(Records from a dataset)
★ ★ ★
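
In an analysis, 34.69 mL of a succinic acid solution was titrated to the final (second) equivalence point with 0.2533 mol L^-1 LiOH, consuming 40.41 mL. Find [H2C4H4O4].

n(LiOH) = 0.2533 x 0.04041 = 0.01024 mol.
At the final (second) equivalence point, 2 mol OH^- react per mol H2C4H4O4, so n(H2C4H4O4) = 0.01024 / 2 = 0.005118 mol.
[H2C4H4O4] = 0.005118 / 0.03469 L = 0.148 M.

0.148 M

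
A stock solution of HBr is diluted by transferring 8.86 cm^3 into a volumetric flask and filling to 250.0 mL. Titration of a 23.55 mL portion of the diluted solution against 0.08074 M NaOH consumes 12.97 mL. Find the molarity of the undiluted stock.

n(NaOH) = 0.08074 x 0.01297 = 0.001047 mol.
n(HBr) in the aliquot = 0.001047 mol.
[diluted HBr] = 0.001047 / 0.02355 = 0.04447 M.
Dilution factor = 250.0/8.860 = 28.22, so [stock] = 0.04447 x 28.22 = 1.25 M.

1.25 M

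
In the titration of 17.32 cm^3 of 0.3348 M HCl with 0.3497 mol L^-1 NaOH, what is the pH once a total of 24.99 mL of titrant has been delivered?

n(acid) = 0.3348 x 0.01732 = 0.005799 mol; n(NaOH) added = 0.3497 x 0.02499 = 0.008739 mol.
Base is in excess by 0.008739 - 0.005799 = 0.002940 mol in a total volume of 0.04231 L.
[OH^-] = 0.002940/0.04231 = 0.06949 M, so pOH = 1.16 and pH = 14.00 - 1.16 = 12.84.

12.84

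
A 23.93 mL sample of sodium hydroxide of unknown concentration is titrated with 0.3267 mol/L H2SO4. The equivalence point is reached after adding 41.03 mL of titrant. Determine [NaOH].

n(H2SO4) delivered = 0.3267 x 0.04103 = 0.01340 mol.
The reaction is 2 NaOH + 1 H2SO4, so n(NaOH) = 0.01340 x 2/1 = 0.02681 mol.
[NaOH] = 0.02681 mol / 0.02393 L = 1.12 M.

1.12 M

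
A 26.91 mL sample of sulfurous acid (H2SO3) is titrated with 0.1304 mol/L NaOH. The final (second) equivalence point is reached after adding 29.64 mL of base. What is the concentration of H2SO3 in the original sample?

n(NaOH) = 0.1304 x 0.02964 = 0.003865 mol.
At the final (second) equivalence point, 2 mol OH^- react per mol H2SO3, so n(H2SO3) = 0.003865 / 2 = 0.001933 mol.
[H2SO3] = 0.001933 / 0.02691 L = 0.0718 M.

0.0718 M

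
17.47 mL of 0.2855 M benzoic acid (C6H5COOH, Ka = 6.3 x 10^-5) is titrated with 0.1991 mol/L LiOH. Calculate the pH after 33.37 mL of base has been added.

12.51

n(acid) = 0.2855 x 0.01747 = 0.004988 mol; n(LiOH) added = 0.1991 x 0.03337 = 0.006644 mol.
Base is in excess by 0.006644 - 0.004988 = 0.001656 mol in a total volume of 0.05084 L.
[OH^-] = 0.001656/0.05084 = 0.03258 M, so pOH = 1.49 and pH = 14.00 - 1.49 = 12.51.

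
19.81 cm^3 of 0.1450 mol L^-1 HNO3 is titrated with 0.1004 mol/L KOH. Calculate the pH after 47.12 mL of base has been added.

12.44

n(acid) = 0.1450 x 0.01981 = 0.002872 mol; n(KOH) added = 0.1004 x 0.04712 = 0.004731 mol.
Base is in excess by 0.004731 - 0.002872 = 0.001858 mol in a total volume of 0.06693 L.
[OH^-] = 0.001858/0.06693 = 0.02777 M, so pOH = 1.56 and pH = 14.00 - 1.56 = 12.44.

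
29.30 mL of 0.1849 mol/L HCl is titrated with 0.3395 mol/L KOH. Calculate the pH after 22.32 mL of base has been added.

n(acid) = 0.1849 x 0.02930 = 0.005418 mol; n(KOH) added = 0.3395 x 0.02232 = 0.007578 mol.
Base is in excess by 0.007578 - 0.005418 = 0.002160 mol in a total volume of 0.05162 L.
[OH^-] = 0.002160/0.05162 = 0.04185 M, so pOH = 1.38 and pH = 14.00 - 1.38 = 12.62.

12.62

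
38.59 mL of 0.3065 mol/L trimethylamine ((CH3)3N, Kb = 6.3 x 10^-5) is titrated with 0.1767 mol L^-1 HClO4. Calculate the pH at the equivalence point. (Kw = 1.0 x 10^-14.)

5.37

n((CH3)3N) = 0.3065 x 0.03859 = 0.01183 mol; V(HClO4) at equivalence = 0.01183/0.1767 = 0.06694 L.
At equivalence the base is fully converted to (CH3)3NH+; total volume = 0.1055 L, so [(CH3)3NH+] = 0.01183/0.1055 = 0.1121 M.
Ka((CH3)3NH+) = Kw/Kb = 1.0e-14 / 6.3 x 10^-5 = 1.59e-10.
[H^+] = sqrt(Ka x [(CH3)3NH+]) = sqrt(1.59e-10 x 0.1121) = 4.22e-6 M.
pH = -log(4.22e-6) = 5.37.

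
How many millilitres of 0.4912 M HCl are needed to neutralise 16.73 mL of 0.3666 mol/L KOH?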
★ ★ ★
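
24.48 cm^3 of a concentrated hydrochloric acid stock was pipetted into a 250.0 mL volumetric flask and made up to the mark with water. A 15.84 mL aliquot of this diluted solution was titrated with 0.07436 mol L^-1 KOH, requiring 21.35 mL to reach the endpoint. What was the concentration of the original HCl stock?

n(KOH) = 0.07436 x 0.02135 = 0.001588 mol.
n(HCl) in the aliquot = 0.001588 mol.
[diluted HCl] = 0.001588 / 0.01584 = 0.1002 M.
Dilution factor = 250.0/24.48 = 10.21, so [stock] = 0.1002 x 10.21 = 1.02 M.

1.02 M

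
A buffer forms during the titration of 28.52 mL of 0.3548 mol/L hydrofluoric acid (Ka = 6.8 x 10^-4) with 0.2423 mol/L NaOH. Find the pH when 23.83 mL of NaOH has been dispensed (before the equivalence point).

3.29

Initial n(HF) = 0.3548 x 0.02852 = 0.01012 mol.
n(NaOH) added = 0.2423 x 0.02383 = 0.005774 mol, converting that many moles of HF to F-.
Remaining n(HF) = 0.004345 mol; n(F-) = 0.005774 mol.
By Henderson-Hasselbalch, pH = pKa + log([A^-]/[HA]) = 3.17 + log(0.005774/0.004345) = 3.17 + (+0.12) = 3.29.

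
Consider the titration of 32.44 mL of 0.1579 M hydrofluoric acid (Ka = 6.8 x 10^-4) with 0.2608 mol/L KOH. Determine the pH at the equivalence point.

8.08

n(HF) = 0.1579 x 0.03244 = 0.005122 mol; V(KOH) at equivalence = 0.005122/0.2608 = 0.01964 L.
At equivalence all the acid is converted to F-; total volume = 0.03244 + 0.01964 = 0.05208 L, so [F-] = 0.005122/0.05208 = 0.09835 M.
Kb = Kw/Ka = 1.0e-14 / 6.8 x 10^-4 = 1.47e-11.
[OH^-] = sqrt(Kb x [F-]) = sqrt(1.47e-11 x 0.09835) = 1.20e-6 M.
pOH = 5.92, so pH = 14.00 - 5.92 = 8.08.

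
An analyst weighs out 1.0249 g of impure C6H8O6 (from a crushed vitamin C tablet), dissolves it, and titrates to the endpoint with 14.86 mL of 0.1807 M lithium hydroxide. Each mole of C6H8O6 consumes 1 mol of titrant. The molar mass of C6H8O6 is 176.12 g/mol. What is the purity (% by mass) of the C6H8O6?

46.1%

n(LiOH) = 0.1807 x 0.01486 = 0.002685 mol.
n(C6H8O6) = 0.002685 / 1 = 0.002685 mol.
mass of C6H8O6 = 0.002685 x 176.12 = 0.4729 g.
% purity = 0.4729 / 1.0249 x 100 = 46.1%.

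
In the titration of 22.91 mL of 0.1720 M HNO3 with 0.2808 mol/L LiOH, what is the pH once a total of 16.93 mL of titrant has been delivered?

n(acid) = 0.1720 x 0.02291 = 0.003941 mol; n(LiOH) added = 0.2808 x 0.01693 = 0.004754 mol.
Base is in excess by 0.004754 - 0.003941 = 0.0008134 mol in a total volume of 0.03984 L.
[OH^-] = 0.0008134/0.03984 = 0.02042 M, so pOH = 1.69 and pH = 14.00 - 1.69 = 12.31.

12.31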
★ ★ ★
YOUR INSTRUCTIONS
Scan the lines above for "38.59 mL of" and for "How many millilitres". Repeat exactly the line holding each of them and every line in between.

SOLUTION TO THE PROBLEM
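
38.59 mL of 0.3065 mol/L trimethylamine ((CH3)3N, Kb = 6.3 x 10^-5) is titrated with 0.1767 mol L^-1 HClO4. Calculate the pH at the equivalence point. (Kw = 1.0 x 10^-14.)

5.37

n((CH3)3N) = 0.3065 x 0.03859 = 0.01183 mol; V(HClO4) at equivalence = 0.01183/0.1767 = 0.06694 L.
At equivalence the base is fully converted to (CH3)3NH+; total volume = 0.1055 L, so [(CH3)3NH+] = 0.01183/0.1055 = 0.1121 M.
Ka((CH3)3NH+) = Kw/Kb = 1.0e-14 / 6.3 x 10^-5 = 1.59e-10.
[H^+] = sqrt(Ka x [(CH3)3NH+]) = sqrt(1.59e-10 x 0.1121) = 4.22e-6 M.
pH = -log(4.22e-6) = 5.37.

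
How many millilitres of 0.4912 M HCl are needed to neutralise 16.73 mL of 0.3666 mol/L KOH?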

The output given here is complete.